What to produce – Type out the listing again, exactly, with every line included.

Extracted data –

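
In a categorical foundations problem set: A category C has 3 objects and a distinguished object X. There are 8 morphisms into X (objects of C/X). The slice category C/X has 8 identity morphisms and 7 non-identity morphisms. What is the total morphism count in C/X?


In the slice category C/X, objects are morphisms to X.
Identity morphisms: 8 (one per object of C/X).
Non-identity morphisms: 7.
Total = 8 + 7 = 15

15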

Result of the task –
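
In a categorical foundations problem set: A category C has 3 objects and a distinguished object X. There are 8 morphisms into X (objects of C/X). The slice category C/X has 8 identity morphisms and 7 non-identity morphisms. What is the total morphism count in C/X?


In the slice category C/X, objects are morphisms to X.
Identity morphisms: 8 (one per object of C/X).
Non-identity morphisms: 7.
Total = 8 + 7 = 15

15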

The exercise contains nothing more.